[[ INPUT open ]]
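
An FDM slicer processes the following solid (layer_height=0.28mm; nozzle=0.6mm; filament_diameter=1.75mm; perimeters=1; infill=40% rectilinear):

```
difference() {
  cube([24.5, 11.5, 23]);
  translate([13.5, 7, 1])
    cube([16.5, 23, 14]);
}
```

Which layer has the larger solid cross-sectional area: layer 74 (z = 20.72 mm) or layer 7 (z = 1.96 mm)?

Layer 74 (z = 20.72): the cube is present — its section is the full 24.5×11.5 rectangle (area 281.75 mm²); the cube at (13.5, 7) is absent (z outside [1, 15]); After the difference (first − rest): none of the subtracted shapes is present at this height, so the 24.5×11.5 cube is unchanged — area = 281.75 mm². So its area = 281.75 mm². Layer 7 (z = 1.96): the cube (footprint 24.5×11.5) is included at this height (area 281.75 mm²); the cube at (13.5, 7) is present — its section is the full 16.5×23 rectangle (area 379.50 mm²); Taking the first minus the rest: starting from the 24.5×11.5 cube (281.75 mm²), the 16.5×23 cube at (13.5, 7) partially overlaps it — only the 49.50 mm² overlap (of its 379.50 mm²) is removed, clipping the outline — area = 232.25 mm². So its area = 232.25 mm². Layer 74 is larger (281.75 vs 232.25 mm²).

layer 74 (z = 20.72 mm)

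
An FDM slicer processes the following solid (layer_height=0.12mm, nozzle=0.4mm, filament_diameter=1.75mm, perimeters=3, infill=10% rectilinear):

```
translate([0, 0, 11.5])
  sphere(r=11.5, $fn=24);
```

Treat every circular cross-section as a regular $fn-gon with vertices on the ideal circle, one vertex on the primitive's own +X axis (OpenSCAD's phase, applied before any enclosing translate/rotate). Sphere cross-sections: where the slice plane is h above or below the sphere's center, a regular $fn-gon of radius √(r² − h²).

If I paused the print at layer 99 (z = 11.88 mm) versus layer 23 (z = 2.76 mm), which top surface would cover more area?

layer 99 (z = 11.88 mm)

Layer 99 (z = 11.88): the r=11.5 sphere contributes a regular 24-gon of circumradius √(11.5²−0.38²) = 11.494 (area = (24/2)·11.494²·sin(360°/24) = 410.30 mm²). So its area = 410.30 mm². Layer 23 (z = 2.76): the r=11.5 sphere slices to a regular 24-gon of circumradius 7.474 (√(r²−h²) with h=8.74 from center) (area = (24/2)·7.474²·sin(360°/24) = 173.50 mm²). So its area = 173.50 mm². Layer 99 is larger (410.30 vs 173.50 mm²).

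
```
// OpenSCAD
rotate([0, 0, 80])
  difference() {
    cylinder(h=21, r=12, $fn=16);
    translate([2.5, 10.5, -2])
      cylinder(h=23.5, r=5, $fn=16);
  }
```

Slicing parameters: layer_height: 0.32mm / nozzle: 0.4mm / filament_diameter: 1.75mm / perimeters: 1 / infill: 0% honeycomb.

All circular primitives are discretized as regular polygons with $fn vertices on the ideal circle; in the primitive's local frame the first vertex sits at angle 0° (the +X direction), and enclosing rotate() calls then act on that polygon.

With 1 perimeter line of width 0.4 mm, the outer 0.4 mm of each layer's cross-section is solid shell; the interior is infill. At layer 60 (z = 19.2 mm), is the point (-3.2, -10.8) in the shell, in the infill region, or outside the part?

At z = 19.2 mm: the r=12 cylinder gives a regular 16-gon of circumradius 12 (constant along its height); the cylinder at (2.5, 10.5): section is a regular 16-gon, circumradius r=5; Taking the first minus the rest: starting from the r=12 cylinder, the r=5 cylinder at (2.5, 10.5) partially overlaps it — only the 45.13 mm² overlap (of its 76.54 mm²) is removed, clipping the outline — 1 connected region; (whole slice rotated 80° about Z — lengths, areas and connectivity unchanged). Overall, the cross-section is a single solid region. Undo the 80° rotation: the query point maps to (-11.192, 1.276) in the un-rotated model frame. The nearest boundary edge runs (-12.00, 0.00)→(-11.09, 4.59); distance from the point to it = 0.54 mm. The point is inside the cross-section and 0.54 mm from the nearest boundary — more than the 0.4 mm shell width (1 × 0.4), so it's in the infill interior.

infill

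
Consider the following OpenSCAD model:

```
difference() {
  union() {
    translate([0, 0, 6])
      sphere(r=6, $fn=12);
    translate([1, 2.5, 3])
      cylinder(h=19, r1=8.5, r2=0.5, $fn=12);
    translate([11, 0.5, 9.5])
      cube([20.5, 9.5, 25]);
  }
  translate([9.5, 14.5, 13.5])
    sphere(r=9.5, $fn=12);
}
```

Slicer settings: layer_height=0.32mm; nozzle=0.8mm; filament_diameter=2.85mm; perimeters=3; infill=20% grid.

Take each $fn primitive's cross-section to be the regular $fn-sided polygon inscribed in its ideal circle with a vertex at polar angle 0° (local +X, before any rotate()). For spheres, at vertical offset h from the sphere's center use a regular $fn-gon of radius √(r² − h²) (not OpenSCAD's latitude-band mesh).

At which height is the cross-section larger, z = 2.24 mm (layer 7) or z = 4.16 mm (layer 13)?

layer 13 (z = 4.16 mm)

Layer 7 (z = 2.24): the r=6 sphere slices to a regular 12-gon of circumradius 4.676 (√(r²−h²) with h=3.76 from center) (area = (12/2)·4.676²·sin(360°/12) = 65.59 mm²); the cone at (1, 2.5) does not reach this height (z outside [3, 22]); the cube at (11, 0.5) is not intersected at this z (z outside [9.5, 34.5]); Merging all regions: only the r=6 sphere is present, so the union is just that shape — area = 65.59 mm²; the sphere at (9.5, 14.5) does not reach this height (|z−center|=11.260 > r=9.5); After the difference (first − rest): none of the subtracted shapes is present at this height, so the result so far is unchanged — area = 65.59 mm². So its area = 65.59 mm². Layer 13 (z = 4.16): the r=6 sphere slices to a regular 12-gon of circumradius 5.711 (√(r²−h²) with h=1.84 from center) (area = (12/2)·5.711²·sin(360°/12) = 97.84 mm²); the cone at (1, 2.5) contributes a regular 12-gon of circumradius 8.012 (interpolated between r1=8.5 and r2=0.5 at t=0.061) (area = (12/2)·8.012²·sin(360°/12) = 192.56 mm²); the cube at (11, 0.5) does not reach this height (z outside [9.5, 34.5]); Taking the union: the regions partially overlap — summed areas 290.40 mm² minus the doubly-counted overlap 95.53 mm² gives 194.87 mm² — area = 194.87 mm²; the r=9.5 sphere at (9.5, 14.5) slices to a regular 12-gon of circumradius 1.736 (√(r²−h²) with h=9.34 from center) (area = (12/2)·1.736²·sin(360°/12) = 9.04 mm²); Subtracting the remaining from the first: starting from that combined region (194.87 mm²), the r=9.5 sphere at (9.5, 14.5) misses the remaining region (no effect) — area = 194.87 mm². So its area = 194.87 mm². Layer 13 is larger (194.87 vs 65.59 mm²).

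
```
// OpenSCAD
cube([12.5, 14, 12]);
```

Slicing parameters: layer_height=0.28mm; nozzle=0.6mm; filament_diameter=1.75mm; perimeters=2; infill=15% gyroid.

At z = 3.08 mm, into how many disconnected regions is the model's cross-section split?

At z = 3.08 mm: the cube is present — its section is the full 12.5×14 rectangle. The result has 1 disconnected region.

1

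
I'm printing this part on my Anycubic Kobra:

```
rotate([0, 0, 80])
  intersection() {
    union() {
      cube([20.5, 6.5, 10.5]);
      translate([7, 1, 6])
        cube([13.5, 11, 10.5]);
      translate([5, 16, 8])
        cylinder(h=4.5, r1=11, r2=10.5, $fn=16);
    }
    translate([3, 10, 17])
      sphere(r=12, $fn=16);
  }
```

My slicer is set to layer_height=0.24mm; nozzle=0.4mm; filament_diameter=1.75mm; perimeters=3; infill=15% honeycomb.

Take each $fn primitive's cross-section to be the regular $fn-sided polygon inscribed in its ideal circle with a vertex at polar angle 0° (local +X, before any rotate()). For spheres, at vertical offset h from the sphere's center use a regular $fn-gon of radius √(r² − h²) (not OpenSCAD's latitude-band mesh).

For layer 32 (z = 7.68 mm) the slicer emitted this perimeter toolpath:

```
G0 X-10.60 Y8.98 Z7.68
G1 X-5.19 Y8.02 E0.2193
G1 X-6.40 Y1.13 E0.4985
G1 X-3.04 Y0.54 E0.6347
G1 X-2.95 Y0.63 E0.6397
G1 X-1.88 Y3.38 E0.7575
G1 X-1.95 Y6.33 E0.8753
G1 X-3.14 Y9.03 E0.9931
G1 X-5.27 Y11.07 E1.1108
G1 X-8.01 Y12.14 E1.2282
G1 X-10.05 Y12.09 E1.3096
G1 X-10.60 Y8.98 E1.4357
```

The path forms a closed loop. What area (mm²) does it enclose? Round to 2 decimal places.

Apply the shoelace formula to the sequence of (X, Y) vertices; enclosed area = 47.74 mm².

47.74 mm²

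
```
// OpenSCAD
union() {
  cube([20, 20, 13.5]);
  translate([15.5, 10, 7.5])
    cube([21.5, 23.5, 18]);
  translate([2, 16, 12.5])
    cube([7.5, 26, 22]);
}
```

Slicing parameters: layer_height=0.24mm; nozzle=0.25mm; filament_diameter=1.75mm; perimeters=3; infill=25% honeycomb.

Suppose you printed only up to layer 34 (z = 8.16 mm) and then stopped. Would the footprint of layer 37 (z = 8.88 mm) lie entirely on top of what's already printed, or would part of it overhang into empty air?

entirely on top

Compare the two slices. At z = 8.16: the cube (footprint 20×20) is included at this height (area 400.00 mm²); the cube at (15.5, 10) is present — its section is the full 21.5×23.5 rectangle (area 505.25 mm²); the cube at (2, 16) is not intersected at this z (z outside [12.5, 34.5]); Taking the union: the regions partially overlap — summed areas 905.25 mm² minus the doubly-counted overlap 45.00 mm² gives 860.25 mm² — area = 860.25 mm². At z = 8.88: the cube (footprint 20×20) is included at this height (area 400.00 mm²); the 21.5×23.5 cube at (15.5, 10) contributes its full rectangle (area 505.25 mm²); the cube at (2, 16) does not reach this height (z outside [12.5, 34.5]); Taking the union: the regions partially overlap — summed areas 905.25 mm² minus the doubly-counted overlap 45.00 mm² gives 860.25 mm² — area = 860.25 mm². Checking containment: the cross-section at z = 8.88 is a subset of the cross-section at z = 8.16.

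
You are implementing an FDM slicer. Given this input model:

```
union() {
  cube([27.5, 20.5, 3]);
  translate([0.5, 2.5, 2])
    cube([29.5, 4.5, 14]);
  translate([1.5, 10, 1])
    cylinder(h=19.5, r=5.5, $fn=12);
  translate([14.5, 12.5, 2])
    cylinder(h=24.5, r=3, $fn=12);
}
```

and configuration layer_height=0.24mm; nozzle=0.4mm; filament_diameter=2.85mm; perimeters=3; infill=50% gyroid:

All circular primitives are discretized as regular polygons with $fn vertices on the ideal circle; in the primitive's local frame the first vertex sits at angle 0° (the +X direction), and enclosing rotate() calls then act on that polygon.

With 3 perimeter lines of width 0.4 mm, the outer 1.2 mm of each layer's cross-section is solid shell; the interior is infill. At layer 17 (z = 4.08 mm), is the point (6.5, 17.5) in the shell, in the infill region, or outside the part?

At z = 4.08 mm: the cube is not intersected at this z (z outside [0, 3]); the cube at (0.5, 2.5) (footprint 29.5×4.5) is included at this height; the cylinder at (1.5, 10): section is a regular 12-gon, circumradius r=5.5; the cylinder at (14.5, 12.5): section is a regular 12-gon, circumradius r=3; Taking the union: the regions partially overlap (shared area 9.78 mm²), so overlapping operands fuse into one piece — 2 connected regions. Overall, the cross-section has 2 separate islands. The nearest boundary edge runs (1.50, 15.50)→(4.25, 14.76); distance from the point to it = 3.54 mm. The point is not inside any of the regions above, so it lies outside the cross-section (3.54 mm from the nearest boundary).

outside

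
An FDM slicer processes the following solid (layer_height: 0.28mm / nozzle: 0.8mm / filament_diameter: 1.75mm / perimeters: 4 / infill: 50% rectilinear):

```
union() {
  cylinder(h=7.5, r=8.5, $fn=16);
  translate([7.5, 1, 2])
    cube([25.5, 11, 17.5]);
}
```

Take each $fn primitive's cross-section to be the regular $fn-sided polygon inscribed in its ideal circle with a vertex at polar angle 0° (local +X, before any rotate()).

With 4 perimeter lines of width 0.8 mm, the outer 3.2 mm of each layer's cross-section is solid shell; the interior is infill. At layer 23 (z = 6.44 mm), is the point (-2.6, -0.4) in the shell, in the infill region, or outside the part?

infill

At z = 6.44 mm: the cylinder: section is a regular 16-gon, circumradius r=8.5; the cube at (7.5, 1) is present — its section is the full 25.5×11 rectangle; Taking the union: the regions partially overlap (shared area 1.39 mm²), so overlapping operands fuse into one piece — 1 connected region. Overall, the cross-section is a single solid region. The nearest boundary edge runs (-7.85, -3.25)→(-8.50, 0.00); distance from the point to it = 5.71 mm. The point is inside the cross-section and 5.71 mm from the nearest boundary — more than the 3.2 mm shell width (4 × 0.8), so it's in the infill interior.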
[[ INPUT closed ]]
Select every line of the records holding the string "gyroid".

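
Slicing parameters: layer_height=0.28mm; nozzle=0.6mm; filament_diameter=1.75mm; perimeters=2; infill=15% gyroid.
and configuration layer_height=0.24mm; nozzle=0.4mm; filament_diameter=2.85mm; perimeters=3; infill=50% gyroid: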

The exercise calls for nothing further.